Content starts
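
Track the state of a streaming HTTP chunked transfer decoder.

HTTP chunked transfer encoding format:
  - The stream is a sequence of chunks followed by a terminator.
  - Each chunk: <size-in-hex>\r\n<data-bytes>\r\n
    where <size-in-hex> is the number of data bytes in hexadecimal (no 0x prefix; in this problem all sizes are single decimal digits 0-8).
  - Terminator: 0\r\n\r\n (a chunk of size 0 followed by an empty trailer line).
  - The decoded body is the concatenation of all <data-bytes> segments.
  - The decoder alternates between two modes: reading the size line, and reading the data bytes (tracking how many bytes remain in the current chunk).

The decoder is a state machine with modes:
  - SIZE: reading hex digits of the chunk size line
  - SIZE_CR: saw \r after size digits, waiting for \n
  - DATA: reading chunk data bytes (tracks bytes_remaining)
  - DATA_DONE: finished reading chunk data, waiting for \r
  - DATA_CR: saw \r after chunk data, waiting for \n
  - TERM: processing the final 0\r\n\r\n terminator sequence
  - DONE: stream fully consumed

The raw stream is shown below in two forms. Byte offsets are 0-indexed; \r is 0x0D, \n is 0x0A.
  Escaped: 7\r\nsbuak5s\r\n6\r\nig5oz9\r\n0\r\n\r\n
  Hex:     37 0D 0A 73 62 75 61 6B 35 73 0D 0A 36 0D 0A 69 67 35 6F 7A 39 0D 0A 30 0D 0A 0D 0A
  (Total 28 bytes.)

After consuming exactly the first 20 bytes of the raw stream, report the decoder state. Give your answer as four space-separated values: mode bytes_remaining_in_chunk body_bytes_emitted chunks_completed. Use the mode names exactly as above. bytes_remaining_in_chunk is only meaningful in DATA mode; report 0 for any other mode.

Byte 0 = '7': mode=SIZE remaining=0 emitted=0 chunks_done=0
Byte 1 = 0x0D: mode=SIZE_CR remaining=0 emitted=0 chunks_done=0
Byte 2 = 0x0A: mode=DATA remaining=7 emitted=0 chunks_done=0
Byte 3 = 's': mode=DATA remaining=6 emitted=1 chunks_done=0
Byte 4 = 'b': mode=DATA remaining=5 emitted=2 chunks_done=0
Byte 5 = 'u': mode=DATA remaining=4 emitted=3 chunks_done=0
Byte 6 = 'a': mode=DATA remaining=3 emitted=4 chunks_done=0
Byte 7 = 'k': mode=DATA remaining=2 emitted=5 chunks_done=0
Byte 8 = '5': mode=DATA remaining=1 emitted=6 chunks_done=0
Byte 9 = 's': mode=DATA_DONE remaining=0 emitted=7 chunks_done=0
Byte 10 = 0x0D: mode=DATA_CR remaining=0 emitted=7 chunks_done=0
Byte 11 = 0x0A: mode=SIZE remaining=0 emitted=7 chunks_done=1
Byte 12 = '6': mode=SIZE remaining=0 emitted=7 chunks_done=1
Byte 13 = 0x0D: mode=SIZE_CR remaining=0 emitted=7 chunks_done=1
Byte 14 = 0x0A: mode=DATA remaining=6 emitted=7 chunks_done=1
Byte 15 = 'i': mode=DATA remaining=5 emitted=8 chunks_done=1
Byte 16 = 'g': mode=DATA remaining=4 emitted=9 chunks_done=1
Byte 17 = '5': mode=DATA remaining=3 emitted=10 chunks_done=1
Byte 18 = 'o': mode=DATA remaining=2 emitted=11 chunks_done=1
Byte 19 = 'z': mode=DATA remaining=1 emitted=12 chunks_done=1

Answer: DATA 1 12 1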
Content ends
Content starts
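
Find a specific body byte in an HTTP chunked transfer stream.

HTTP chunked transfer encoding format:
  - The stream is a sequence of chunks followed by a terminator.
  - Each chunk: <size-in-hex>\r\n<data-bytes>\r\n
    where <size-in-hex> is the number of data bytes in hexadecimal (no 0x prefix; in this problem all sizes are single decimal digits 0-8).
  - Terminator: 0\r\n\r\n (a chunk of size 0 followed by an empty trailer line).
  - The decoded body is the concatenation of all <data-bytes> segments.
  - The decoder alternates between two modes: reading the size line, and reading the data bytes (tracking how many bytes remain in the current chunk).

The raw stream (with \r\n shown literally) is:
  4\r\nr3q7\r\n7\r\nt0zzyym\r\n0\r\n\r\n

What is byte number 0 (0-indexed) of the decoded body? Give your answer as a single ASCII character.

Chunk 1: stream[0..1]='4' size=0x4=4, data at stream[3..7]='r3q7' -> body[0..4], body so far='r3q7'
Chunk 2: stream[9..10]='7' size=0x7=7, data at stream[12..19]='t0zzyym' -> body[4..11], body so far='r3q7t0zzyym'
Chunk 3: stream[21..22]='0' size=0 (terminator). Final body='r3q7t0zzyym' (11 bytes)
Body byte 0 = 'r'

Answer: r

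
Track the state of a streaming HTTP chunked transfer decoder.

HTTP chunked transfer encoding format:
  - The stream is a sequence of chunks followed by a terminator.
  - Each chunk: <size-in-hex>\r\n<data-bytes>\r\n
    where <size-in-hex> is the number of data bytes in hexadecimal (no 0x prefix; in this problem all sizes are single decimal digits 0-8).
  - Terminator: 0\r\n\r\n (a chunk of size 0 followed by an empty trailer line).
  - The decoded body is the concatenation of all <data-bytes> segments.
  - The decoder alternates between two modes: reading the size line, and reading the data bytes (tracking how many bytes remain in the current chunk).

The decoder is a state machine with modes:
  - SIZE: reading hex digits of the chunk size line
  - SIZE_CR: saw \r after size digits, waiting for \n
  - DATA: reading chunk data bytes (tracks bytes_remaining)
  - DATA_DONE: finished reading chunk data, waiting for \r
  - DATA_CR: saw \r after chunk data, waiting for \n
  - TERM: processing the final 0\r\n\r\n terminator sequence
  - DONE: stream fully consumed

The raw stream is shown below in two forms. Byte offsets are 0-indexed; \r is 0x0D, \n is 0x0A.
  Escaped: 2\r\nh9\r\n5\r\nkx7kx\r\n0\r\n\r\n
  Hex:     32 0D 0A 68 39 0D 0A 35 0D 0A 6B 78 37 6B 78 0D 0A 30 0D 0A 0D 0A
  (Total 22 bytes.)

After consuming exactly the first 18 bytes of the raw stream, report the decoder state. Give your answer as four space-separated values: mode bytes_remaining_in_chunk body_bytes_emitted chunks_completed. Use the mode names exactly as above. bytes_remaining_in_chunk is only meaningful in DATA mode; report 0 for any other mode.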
Content ends
TASK TO CARRY OUT: Copy out only the lines of the records above from the one with "Escaped: 2\r\nh9\r\n5\r\nkx7kx\r\n0\r\n\r\n" through the one with "After consuming exactly the first 18", exactly as they stand, both included.

ANSWER AREA:
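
  Escaped: 2\r\nh9\r\n5\r\nkx7kx\r\n0\r\n\r\n
  Hex:     32 0D 0A 68 39 0D 0A 35 0D 0A 6B 78 37 6B 78 0D 0A 30 0D 0A 0D 0A
  (Total 22 bytes.)

After consuming exactly the first 18 bytes of the raw stream, report the decoder state. Give your answer as four space-separated values: mode bytes_remaining_in_chunk body_bytes_emitted chunks_completed. Use the mode names exactly as above. bytes_remaining_in_chunk is only meaningful in DATA mode; report 0 for any other mode.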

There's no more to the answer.